* _Task_
Report each line of the listing below that holds "selectively".

<<<<

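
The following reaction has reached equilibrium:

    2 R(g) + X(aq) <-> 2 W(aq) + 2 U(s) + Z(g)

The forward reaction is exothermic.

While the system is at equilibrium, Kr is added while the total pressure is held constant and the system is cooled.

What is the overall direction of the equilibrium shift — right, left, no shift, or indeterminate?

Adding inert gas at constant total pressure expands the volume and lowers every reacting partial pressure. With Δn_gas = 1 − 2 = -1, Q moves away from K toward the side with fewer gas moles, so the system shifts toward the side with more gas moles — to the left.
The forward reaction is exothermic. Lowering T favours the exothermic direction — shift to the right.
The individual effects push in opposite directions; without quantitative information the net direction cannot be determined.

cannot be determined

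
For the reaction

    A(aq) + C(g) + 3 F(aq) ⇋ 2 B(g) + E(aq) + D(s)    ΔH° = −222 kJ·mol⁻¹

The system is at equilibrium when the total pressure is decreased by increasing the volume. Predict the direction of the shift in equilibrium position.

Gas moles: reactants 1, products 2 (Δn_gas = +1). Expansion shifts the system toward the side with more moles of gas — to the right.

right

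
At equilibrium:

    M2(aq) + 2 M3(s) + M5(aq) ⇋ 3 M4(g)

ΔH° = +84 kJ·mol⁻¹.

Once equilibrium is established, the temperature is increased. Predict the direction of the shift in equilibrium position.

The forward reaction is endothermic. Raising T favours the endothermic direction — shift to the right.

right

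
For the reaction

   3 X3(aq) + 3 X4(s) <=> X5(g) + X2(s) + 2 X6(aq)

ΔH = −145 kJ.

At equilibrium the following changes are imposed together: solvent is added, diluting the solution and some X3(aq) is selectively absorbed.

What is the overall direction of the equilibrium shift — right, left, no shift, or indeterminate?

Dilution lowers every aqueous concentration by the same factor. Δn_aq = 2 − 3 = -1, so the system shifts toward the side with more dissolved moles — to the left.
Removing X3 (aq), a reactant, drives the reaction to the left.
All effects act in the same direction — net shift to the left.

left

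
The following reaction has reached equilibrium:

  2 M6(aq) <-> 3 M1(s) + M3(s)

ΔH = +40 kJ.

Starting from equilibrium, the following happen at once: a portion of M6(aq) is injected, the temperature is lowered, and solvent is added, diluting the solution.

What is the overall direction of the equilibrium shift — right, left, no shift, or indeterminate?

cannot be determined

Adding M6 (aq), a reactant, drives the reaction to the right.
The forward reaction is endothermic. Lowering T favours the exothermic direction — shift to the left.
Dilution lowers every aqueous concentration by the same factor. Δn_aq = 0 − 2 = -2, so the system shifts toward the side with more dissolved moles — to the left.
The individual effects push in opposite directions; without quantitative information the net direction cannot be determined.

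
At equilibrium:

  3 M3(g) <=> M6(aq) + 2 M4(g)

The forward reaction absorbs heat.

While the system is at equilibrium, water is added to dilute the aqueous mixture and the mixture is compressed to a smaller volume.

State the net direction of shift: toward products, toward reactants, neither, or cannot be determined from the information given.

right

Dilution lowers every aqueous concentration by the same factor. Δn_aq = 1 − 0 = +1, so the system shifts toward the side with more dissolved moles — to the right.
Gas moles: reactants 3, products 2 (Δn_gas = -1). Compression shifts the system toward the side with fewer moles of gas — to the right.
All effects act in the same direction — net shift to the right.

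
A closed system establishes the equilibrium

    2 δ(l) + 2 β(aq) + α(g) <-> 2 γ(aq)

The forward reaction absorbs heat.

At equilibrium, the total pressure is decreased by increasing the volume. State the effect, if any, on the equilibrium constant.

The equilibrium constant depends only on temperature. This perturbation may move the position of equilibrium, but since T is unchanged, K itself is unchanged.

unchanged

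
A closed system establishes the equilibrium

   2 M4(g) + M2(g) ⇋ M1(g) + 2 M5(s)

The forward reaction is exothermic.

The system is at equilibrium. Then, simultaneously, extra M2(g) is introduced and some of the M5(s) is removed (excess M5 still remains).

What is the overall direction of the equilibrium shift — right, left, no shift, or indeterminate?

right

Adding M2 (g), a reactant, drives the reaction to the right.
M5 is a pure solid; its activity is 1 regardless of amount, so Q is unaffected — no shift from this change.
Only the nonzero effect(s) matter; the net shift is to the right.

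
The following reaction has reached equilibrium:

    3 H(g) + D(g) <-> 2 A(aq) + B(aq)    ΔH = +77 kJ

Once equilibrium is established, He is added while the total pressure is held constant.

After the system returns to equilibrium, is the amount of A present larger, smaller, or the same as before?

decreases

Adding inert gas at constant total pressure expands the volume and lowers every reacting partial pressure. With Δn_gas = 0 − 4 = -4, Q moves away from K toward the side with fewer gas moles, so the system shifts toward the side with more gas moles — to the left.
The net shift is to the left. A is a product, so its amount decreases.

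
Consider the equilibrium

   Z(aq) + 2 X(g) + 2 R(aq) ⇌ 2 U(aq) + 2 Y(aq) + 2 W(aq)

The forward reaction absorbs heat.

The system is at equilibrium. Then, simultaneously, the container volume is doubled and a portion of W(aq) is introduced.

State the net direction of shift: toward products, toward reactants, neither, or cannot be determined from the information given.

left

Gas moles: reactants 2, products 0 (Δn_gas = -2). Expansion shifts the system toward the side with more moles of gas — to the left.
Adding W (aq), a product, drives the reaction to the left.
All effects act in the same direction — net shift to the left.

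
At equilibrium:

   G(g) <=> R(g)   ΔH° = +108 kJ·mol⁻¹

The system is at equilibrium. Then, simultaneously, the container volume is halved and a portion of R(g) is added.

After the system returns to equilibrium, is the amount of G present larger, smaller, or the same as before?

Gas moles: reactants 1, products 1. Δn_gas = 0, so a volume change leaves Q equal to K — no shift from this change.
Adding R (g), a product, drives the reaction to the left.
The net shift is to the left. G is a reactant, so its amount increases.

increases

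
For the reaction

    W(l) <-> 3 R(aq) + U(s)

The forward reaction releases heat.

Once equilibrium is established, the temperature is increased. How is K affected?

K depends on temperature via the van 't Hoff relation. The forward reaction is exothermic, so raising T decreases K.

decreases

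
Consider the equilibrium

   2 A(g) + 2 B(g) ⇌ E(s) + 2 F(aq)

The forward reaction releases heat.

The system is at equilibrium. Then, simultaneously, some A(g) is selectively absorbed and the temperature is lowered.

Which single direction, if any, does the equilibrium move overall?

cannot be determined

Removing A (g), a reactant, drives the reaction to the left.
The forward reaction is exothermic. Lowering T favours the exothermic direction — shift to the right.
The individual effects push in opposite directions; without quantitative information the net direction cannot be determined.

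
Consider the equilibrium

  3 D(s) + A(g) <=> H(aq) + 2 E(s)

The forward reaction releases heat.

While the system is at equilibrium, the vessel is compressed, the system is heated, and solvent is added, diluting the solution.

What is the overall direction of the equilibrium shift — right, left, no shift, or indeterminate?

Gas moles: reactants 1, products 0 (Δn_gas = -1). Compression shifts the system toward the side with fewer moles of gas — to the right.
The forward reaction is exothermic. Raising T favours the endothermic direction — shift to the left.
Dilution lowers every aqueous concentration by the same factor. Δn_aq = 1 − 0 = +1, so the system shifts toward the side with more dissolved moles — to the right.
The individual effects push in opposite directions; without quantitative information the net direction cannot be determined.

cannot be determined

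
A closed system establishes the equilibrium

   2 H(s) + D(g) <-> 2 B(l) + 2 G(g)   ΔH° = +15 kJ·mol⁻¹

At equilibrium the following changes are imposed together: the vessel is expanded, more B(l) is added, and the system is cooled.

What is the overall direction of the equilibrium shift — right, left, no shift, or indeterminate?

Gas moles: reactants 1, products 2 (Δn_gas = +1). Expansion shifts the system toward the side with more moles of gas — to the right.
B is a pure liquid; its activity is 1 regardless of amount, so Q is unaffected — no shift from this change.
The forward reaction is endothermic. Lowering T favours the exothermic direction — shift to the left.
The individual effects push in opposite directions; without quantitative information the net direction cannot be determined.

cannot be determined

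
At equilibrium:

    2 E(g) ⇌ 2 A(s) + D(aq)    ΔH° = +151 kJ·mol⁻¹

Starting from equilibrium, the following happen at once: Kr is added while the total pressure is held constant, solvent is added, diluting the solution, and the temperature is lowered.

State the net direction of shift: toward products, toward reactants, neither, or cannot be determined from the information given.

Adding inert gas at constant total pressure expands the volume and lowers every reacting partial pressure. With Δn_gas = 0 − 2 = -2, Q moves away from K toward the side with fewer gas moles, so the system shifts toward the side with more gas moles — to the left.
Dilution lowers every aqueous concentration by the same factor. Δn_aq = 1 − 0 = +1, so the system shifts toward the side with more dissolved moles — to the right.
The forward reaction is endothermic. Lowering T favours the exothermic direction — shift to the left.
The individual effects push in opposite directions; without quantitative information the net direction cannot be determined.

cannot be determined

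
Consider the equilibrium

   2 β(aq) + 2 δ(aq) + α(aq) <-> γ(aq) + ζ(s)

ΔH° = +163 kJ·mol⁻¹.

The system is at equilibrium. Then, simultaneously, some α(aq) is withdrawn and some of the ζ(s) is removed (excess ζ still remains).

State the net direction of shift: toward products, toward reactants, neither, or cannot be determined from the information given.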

>>>>
<<<<

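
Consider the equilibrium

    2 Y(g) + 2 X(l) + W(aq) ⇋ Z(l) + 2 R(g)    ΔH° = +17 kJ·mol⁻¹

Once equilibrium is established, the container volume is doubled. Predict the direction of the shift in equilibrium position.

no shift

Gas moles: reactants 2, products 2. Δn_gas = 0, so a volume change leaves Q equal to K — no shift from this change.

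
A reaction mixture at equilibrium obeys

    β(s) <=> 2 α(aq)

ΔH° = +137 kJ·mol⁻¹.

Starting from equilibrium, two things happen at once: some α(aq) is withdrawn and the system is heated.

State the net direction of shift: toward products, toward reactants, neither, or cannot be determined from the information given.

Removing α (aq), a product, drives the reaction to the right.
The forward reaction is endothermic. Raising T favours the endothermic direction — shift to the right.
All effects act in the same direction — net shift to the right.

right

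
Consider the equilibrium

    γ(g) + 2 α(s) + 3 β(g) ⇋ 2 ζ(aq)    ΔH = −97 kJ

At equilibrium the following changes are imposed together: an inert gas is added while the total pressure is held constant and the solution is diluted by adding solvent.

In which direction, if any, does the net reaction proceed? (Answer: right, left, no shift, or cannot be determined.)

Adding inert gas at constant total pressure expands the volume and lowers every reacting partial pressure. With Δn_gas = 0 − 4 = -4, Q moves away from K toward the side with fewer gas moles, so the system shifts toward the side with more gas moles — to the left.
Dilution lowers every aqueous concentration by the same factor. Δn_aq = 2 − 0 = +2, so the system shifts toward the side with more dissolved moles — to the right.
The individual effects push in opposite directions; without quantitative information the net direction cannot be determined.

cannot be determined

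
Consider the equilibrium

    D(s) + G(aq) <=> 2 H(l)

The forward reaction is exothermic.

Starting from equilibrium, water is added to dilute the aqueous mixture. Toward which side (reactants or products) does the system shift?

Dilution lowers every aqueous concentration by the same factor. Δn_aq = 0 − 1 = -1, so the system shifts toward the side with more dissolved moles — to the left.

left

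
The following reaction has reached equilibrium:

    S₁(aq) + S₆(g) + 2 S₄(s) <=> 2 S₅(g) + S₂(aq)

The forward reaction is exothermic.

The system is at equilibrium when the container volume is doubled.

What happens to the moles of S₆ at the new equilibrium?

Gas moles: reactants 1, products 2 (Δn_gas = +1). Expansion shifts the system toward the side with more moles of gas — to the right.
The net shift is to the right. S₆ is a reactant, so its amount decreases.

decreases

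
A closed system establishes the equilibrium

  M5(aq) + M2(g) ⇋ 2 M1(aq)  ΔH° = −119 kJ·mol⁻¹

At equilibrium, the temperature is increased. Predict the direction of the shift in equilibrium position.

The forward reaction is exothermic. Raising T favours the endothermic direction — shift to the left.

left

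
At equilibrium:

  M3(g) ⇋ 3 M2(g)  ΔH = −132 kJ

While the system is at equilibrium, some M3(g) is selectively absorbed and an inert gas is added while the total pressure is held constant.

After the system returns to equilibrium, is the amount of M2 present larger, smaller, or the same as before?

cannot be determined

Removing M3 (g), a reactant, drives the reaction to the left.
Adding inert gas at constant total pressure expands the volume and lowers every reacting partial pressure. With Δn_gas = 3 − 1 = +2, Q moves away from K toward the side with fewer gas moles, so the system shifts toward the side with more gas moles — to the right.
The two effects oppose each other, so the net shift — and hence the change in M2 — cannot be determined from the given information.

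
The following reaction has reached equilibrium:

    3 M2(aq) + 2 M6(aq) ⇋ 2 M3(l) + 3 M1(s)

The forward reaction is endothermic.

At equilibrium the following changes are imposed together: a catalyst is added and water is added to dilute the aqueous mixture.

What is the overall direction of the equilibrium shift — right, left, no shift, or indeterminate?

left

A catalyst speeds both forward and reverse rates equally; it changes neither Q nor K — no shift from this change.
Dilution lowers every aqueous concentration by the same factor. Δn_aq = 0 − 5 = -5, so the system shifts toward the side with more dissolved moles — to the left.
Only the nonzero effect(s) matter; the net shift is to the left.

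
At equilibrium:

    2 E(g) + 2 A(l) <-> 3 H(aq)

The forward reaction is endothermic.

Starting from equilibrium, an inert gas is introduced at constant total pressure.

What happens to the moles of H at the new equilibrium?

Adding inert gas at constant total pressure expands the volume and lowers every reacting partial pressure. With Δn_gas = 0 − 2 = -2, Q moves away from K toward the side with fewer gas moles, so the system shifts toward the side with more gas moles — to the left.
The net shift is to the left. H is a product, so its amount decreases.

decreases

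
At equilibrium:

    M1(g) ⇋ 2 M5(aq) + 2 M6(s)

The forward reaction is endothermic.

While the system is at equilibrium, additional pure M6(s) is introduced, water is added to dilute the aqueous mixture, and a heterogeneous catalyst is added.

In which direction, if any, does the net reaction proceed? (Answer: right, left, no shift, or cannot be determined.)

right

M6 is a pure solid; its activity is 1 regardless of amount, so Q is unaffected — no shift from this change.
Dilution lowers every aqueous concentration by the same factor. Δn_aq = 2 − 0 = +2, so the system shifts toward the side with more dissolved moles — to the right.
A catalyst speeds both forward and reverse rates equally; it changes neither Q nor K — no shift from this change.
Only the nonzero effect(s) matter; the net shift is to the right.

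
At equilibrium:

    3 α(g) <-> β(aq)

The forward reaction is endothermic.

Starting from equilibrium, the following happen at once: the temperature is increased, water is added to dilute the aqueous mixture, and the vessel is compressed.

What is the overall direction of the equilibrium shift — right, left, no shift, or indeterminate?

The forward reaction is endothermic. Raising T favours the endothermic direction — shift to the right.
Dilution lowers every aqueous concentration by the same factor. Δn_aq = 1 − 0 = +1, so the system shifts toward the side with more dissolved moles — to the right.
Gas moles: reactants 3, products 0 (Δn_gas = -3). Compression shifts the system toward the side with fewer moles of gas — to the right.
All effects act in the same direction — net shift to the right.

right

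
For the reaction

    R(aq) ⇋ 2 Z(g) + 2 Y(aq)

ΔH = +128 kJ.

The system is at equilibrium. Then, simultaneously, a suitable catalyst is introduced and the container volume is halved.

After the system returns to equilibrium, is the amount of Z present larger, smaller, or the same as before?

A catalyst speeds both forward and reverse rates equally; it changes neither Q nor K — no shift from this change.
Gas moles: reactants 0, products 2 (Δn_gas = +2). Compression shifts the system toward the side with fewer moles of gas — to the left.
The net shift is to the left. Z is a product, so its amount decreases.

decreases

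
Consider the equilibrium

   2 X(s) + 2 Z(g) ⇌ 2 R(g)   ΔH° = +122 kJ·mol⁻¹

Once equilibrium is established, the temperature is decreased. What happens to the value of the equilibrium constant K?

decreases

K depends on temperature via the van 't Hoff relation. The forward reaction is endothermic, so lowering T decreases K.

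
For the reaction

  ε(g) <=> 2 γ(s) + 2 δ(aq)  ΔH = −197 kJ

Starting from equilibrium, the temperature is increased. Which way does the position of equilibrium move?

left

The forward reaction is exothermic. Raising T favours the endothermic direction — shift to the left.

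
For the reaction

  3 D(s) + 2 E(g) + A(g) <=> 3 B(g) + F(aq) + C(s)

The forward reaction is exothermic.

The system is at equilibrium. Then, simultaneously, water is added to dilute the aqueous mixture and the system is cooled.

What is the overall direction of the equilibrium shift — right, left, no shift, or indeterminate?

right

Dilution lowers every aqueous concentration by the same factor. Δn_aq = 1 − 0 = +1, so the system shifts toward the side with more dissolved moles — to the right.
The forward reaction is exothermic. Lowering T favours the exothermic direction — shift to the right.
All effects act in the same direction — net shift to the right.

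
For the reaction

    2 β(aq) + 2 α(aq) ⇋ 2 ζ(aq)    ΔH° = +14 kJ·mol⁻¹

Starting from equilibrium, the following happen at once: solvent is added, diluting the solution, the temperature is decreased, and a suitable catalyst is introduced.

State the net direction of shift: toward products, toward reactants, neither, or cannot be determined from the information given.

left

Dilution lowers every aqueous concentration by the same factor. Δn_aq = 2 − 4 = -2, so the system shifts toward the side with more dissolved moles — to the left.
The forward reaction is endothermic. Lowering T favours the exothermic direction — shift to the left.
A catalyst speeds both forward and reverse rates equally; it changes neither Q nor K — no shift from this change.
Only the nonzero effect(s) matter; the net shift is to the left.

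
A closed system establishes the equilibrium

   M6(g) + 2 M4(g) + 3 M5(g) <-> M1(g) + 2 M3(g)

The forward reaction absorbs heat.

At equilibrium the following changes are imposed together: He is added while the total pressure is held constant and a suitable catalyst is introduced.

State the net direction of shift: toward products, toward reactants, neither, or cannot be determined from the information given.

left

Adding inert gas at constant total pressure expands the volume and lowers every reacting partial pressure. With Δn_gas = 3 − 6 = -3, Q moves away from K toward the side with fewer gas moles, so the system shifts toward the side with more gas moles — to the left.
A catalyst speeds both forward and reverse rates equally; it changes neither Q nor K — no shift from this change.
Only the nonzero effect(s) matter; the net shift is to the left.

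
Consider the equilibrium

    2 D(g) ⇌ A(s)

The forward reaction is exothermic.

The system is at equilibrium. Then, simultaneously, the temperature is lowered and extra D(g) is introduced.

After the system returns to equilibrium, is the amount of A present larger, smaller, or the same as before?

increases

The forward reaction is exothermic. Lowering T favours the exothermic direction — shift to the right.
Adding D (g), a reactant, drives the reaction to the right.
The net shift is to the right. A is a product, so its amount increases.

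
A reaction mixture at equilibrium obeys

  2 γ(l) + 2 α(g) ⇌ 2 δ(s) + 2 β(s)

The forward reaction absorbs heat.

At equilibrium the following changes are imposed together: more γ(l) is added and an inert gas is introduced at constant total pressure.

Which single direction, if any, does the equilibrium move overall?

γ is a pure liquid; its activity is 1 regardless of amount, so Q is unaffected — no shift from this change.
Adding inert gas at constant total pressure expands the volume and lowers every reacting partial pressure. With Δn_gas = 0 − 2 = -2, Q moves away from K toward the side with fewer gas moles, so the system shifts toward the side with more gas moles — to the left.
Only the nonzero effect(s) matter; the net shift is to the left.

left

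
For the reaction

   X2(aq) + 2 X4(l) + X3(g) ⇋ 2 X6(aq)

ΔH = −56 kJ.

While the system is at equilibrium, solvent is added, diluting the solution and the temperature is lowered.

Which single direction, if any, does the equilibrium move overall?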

>>>>

* _Problem solution_
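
At equilibrium the following changes are imposed together: solvent is added, diluting the solution and some X3(aq) is selectively absorbed.
The system is at equilibrium. Then, simultaneously, some A(g) is selectively absorbed and the temperature is lowered.
While the system is at equilibrium, some M3(g) is selectively absorbed and an inert gas is added while the total pressure is held constant.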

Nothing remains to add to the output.